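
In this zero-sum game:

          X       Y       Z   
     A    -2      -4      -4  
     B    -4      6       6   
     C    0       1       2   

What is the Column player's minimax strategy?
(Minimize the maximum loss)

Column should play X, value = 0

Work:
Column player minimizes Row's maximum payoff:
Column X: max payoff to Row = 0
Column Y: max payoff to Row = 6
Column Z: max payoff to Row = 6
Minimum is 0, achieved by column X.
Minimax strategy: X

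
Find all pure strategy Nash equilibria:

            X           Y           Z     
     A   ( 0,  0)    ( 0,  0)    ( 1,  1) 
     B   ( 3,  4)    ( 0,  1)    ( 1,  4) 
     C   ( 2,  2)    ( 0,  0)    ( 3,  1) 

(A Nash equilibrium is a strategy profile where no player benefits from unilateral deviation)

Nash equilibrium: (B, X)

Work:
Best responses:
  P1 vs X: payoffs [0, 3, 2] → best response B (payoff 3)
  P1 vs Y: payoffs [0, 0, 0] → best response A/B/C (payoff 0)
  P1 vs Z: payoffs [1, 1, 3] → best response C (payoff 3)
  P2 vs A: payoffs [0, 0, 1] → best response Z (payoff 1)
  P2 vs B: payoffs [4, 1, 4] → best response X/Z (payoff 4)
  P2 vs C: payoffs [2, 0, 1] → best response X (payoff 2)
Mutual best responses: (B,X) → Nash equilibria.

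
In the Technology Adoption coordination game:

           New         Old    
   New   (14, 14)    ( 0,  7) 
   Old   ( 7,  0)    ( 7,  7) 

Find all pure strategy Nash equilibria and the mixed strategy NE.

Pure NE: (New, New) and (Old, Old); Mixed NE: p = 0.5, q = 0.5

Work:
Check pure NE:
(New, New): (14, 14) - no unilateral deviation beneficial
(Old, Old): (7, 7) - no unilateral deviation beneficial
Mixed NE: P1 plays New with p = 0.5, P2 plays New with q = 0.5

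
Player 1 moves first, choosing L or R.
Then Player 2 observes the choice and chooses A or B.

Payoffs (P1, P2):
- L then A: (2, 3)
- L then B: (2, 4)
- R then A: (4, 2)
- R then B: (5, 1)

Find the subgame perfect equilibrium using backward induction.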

========================

Could you write out all of the entries precisely as they stand?

▶ _YOUR RESPONSE_:
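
In this zero-sum game:

          X       Y       Z   
     A    -2      -4      -4  
     B    -4      6       6   
     C    0       1       2   

What is the Column player's minimax strategy?
(Minimize the maximum loss)

Column should play X, value = 0

Work:
Column player minimizes Row's maximum payoff:
Column X: max payoff to Row = 0
Column Y: max payoff to Row = 6
Column Z: max payoff to Row = 6
Minimum is 0, achieved by column X.
Minimax strategy: X

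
Find all pure strategy Nash equilibria:

            X           Y           Z     
     A   ( 0,  0)    ( 0,  0)    ( 1,  1) 
     B   ( 3,  4)    ( 0,  1)    ( 1,  4) 
     C   ( 2,  2)    ( 0,  0)    ( 3,  1) 

(A Nash equilibrium is a strategy profile where no player benefits from unilateral deviation)

Nash equilibrium: (B, X)

Work:
Best responses:
  P1 vs X: payoffs [0, 3, 2] → best response B (payoff 3)
  P1 vs Y: payoffs [0, 0, 0] → best response A/B/C (payoff 0)
  P1 vs Z: payoffs [1, 1, 3] → best response C (payoff 3)
  P2 vs A: payoffs [0, 0, 1] → best response Z (payoff 1)
  P2 vs B: payoffs [4, 1, 4] → best response X/Z (payoff 4)
  P2 vs C: payoffs [2, 0, 1] → best response X (payoff 2)
Mutual best responses: (B,X) → Nash equilibria.

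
In the Technology Adoption coordination game:

           New         Old    
   New   (14, 14)    ( 0,  7) 
   Old   ( 7,  0)    ( 7,  7) 

Find all pure strategy Nash equilibria and the mixed strategy NE.

Pure NE: (New, New) and (Old, Old); Mixed NE: p = 0.5, q = 0.5

Work:
Check pure NE:
(New, New): (14, 14) - no unilateral deviation beneficial
(Old, Old): (7, 7) - no unilateral deviation beneficial
Mixed NE: P1 plays New with p = 0.5, P2 plays New with q = 0.5

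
Player 1 moves first, choosing L or R.
Then Player 2 observes the choice and chooses A or B.

Payoffs (P1, P2):
- L then A: (2, 3)
- L then B: (2, 4)
- R then A: (4, 2)
- R then B: (5, 1)

Find the subgame perfect equilibrium using backward induction.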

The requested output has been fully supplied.